§ **RECORD SET**:
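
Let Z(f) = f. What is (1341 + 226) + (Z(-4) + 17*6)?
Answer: 1665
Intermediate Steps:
(1341 + 226) + (Z(-4) + 17*6) = (1341 + 226) + (-4 + 17*6) = 1567 + (-4 + 102) = 1567 + 98 = 1665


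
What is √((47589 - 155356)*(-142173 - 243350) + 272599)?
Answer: 2*√10386732435 ≈ 2.0383e+5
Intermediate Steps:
√((47589 - 155356)*(-142173 - 243350) + 272599) = √(-107767*(-385523) + 272599) = √(41546657141 + 272599) = √41546929740 = 2*√10386732435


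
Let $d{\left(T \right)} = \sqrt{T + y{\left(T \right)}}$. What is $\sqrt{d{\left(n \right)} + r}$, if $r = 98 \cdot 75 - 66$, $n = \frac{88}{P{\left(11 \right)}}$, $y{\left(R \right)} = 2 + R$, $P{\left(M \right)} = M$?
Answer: $\sqrt{7284 + 3 \sqrt{2}} \approx 85.371$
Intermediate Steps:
$n = 8$ ($n = \frac{88}{11} = 88 \cdot \frac{1}{11} = 8$)
$r = 7284$ ($r = 7350 - 66 = 7284$)
$d{\left(T \right)} = \sqrt{2 + 2 T}$ ($d{\left(T \right)} = \sqrt{T + \left(2 + T\right)} = \sqrt{2 + 2 T}$)
$\sqrt{d{\left(n \right)} + r} = \sqrt{\sqrt{2 + 2 \cdot 8} + 7284} = \sqrt{\sqrt{2 + 16} + 7284} = \sqrt{\sqrt{18} + 7284} = \sqrt{3 \sqrt{2} + 7284} = \sqrt{7284 + 3 \sqrt{2}}$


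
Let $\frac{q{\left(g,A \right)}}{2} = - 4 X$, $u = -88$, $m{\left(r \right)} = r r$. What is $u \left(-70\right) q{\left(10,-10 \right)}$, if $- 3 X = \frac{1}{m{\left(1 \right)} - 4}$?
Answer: $- \frac{49280}{9} \approx -5475.6$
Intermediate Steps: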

§ **ACTION ITEM**: In the listing above, find the line with "Answer: 1665" and the line with "Answer: 2*√10386732435 ≈ 2.0383e+5"; output exactly those lines and all lines between them.

§ **RESULT FOR THIS EXERCISE**:
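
Answer: 1665
Intermediate Steps:
(1341 + 226) + (Z(-4) + 17*6) = (1341 + 226) + (-4 + 17*6) = 1567 + (-4 + 102) = 1567 + 98 = 1665


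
What is √((47589 - 155356)*(-142173 - 243350) + 272599)?
Answer: 2*√10386732435 ≈ 2.0383e+5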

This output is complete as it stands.